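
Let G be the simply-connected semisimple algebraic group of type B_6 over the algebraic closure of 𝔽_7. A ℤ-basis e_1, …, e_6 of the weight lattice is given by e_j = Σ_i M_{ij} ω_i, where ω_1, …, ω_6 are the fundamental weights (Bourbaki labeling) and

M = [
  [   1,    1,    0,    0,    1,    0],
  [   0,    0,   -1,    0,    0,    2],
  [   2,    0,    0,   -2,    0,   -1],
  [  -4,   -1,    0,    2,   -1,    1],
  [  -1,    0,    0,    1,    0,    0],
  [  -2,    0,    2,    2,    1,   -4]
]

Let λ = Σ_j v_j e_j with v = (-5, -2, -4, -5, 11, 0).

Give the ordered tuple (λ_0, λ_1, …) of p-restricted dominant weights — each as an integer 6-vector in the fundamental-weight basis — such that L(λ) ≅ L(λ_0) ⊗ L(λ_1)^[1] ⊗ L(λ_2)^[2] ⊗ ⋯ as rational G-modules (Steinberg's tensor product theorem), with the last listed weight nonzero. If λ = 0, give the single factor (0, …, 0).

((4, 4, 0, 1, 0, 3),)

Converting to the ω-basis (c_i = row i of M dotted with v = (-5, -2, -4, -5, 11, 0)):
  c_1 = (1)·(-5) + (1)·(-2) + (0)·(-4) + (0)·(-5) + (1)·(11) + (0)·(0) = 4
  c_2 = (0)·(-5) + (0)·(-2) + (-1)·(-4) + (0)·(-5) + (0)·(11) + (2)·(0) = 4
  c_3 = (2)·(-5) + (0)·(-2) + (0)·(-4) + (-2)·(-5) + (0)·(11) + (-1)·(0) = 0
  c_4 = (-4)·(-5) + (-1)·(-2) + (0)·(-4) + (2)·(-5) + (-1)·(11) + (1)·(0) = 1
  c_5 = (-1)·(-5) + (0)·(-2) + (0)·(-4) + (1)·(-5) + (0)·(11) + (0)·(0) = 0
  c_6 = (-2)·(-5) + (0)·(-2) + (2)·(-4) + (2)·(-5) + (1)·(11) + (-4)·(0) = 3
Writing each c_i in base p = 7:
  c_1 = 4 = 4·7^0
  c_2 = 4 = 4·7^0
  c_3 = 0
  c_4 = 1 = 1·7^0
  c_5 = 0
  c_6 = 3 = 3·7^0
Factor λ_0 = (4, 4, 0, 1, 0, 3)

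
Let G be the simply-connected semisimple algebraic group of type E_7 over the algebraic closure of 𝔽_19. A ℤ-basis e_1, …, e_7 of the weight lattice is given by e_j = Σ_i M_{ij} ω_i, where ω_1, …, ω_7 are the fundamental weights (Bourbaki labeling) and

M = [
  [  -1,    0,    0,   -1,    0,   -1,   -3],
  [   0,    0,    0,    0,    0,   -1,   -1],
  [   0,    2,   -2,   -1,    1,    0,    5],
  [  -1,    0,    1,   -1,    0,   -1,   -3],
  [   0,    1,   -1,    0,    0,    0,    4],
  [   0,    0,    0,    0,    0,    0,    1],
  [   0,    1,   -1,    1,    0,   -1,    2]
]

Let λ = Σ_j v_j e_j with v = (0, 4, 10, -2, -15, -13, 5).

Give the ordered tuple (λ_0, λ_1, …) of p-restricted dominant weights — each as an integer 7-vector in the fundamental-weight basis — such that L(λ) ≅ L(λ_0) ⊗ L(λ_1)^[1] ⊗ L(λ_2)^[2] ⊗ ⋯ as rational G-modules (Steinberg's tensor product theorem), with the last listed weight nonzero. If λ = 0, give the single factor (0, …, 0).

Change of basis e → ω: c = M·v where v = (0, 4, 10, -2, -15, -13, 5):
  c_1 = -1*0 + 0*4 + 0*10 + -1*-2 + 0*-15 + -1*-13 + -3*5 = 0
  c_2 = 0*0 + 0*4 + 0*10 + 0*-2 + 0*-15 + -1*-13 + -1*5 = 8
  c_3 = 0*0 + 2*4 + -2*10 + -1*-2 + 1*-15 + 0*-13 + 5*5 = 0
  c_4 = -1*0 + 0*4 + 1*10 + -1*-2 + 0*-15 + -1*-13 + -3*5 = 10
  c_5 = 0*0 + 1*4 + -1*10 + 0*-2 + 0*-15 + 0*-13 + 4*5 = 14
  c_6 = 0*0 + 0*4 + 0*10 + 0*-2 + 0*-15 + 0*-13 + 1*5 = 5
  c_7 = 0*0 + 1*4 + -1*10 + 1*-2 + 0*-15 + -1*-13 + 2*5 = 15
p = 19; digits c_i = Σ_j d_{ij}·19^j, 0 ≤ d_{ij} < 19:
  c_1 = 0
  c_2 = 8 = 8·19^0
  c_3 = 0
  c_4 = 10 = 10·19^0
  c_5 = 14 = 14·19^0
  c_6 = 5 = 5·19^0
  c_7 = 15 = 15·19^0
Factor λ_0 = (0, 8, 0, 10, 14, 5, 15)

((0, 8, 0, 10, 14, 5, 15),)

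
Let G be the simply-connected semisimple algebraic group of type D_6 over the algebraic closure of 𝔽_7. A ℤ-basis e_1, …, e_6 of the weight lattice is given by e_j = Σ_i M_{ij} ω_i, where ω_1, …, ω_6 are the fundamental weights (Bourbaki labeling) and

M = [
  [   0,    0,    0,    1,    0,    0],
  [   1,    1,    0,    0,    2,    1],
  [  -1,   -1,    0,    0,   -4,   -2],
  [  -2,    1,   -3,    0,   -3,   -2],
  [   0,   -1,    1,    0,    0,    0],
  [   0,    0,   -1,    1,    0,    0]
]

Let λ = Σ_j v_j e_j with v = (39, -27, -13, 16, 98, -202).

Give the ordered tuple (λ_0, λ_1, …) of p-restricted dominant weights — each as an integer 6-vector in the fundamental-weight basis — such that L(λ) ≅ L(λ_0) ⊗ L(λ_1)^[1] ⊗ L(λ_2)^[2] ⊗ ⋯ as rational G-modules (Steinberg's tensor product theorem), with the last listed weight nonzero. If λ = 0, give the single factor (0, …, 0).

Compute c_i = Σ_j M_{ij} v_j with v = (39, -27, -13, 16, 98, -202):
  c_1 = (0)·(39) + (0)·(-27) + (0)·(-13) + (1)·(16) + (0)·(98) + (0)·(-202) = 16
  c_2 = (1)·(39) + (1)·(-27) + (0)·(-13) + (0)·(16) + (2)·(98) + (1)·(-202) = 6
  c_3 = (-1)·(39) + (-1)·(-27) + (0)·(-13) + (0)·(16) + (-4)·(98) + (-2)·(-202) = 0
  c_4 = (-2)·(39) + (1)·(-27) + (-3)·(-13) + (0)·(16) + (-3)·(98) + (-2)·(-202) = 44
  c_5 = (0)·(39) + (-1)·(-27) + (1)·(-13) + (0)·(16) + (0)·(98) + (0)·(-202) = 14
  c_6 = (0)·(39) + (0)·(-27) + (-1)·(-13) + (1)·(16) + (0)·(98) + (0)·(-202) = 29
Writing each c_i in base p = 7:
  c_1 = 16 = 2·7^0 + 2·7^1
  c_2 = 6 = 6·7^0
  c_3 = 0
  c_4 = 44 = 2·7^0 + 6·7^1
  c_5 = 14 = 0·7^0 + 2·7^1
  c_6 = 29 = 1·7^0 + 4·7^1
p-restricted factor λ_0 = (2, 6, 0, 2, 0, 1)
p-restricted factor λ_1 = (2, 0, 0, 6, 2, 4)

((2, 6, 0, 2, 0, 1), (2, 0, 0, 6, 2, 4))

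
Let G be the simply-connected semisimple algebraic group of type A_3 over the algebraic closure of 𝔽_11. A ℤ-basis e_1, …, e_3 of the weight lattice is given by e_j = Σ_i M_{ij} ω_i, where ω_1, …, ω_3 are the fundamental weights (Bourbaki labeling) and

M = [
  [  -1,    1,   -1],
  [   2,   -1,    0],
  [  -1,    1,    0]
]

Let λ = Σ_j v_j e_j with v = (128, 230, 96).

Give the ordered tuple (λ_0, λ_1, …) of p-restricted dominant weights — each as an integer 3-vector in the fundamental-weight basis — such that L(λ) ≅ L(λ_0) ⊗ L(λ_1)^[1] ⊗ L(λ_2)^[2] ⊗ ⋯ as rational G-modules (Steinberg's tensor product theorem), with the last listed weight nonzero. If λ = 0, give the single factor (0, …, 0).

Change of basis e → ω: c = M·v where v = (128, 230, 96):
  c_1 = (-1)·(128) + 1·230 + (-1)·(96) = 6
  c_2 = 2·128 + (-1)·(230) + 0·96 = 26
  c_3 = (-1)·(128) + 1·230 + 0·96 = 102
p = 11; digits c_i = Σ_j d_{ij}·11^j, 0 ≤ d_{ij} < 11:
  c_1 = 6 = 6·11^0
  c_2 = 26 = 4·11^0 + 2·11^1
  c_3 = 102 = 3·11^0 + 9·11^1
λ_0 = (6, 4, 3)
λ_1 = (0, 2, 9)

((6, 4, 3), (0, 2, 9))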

--

» WHAT THE TASK REQUIRES
Go through the data and show each line that holds "over".

» RESPONSE FOR THIS EXERCISE
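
Let G be the simply-connected semisimple algebraic group of type B_6 over the algebraic closure of 𝔽_7. A ℤ-basis e_1, …, e_6 of the weight lattice is given by e_j = Σ_i M_{ij} ω_i, where ω_1, …, ω_6 are the fundamental weights (Bourbaki labeling) and
Let G be the simply-connected semisimple algebraic group of type E_7 over the algebraic closure of 𝔽_19. A ℤ-basis e_1, …, e_7 of the weight lattice is given by e_j = Σ_i M_{ij} ω_i, where ω_1, …, ω_7 are the fundamental weights (Bourbaki labeling) and
Let G be the simply-connected semisimple algebraic group of type D_6 over the algebraic closure of 𝔽_7. A ℤ-basis e_1, …, e_6 of the weight lattice is given by e_j = Σ_i M_{ij} ω_i, where ω_1, …, ω_6 are the fundamental weights (Bourbaki labeling) and
Let G be the simply-connected semisimple algebraic group of type A_3 over the algebraic closure of 𝔽_11. A ℤ-basis e_1, …, e_3 of the weight lattice is given by e_j = Σ_i M_{ij} ω_i, where ω_1, …, ω_3 are the fundamental weights (Bourbaki labeling) and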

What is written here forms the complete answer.